**Your objective**
Of all the entries below, only the lines from the one with "Let $4 \left(2" up to and including the one with "Answer: $-27594$" are to be duplicated exactly.

#### Given records

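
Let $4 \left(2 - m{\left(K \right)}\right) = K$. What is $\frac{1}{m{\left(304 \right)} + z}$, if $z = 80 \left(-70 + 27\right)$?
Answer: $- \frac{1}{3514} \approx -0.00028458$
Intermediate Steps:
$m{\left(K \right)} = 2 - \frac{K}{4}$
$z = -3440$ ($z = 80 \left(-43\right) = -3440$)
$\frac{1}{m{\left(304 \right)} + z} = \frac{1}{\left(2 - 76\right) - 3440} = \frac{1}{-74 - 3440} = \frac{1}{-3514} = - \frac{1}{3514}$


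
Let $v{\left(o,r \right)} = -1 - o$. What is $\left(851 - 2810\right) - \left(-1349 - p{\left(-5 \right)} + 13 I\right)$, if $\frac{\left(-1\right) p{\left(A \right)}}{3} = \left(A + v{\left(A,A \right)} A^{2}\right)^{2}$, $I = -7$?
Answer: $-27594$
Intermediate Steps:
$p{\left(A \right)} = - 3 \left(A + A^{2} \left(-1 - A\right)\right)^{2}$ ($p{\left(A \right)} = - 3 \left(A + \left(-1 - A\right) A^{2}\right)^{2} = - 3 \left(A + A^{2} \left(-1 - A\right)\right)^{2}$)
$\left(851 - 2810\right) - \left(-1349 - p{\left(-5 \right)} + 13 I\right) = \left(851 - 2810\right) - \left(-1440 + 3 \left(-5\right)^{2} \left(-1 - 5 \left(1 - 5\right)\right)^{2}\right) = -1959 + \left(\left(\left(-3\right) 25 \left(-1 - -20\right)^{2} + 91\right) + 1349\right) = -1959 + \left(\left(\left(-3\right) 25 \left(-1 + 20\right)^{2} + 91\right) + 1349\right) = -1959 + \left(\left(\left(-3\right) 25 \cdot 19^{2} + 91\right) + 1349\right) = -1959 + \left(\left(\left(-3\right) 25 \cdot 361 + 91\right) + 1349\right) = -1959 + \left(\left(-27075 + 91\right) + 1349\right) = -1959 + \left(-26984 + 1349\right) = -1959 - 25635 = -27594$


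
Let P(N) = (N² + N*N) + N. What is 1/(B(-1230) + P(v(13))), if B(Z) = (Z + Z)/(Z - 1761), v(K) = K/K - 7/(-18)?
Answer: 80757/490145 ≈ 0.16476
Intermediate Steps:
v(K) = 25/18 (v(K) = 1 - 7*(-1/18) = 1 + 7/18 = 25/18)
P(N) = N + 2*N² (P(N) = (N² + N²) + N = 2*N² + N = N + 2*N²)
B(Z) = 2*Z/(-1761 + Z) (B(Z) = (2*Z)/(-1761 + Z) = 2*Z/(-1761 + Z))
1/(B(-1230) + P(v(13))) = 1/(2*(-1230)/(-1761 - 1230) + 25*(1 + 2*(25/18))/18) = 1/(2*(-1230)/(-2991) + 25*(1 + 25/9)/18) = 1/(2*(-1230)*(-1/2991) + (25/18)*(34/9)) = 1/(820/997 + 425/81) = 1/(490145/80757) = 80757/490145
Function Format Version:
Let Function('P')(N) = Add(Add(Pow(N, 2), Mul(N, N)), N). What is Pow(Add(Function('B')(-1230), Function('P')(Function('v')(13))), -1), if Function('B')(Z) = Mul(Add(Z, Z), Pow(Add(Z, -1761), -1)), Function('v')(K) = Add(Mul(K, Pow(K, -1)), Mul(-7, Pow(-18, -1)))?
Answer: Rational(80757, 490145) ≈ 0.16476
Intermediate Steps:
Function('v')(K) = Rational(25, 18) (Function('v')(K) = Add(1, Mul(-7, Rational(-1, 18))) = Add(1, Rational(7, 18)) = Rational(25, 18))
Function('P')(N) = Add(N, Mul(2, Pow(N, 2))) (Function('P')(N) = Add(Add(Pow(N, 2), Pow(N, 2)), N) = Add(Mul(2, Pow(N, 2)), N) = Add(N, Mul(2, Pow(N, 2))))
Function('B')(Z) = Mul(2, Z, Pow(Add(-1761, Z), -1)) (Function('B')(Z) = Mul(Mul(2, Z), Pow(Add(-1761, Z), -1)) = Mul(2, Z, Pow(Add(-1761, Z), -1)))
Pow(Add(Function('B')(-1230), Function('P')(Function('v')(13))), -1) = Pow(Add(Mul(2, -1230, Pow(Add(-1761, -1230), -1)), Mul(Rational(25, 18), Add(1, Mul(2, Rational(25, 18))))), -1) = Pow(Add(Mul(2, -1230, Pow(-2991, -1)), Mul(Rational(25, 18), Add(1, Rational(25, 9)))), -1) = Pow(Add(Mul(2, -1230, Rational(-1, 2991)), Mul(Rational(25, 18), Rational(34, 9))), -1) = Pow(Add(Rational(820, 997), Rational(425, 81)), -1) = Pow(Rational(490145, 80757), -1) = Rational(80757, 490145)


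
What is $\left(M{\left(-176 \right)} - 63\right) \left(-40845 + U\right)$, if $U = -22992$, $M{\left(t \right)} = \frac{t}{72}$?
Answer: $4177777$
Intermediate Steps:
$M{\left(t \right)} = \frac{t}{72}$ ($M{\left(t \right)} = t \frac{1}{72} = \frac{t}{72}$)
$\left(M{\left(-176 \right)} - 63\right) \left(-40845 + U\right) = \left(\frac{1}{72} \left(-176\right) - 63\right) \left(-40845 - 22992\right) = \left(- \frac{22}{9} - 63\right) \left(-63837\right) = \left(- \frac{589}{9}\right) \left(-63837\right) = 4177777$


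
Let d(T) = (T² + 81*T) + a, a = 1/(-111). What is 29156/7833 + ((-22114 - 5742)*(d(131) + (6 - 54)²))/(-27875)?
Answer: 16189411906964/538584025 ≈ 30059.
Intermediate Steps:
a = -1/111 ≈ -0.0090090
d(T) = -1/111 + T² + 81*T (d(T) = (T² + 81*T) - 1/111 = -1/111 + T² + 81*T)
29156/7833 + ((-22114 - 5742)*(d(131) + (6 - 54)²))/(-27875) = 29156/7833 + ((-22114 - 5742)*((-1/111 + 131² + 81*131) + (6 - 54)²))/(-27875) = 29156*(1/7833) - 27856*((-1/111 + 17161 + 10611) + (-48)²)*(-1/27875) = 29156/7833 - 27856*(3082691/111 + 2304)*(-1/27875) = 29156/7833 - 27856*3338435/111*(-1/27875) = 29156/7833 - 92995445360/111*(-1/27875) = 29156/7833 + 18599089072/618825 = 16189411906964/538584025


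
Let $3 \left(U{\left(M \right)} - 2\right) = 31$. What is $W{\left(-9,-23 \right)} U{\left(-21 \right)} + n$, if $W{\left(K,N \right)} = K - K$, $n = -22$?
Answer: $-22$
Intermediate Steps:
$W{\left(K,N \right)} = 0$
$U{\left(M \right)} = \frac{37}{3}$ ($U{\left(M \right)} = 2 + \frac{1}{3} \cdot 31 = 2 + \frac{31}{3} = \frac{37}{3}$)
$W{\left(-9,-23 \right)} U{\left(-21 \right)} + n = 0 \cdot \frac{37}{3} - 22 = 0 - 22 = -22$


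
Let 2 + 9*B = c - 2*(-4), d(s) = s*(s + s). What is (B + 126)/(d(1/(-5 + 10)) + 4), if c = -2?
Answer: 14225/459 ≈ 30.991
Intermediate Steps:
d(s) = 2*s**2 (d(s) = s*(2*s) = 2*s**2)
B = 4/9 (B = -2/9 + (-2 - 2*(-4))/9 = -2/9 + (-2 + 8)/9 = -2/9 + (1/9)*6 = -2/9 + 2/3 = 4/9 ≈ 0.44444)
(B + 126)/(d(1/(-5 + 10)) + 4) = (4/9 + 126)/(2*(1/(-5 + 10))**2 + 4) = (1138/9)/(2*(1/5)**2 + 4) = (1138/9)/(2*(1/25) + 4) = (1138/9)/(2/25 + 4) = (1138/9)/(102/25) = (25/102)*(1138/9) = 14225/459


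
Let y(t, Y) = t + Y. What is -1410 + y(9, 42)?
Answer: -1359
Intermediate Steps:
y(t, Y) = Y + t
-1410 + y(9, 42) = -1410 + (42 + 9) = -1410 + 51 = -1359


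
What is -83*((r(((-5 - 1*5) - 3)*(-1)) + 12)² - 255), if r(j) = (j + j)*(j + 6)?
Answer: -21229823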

########
#### Given records

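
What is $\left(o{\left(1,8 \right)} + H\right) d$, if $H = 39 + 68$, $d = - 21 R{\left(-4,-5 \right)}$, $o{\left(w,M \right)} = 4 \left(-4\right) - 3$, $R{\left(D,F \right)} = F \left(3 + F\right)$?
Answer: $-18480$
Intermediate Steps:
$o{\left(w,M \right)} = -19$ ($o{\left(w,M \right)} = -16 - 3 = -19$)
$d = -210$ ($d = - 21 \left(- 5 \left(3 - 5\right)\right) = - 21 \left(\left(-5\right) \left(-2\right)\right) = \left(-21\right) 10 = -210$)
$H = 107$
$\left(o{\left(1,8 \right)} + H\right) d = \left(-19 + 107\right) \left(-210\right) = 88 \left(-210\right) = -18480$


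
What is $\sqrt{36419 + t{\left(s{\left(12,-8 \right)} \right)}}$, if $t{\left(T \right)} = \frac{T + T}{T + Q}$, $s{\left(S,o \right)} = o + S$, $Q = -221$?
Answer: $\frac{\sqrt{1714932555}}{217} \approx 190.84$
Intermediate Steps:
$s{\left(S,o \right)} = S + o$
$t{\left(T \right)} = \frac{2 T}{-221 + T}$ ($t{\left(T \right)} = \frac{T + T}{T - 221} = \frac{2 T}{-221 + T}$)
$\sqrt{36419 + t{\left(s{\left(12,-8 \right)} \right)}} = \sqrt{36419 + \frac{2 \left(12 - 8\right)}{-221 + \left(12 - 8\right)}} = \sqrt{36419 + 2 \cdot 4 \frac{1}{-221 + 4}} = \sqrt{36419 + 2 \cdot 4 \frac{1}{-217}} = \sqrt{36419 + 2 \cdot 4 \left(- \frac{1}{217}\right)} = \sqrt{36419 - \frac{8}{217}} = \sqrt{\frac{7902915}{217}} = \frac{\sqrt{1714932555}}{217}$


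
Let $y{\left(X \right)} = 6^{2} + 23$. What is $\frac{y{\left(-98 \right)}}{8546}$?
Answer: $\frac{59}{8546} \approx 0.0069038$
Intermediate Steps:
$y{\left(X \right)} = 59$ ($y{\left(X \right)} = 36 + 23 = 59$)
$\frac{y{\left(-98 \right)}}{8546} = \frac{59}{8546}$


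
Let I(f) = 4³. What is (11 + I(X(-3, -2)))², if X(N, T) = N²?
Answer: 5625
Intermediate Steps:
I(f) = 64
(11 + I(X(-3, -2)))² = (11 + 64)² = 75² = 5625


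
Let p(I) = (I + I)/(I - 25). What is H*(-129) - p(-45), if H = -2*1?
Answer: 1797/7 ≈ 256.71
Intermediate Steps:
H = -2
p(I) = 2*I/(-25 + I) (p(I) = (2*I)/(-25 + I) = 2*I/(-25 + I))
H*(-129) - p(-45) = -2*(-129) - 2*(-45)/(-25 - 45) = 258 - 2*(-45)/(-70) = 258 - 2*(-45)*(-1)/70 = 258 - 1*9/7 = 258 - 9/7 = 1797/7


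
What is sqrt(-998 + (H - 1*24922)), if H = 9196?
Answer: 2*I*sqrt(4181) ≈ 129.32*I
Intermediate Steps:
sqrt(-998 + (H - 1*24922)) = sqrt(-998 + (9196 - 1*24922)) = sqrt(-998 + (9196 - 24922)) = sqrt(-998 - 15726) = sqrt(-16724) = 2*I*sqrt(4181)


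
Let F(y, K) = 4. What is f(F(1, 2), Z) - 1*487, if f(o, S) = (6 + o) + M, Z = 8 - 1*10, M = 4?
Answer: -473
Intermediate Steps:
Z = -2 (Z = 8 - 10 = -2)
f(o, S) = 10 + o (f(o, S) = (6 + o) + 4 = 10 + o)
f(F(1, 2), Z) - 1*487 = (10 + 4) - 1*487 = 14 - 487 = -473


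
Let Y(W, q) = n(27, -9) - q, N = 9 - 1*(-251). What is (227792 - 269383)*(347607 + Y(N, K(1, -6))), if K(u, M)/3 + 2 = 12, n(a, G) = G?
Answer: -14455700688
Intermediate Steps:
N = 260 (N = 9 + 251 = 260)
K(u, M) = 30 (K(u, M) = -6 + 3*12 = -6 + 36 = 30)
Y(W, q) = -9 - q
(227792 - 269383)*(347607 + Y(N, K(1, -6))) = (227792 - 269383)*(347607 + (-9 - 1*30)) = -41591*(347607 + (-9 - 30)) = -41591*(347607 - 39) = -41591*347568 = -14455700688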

########

**Answer area**
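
Let $4 \left(2 - m{\left(K \right)}\right) = K$. What is $\frac{1}{m{\left(304 \right)} + z}$, if $z = 80 \left(-70 + 27\right)$?
Answer: $- \frac{1}{3514} \approx -0.00028458$
Intermediate Steps:
$m{\left(K \right)} = 2 - \frac{K}{4}$
$z = -3440$ ($z = 80 \left(-43\right) = -3440$)
$\frac{1}{m{\left(304 \right)} + z} = \frac{1}{\left(2 - 76\right) - 3440} = \frac{1}{-74 - 3440} = \frac{1}{-3514} = - \frac{1}{3514}$


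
Let $v{\left(o,r \right)} = -1 - o$. What is $\left(851 - 2810\right) - \left(-1349 - p{\left(-5 \right)} + 13 I\right)$, if $\frac{\left(-1\right) p{\left(A \right)}}{3} = \left(A + v{\left(A,A \right)} A^{2}\right)^{2}$, $I = -7$?
Answer: $-27594$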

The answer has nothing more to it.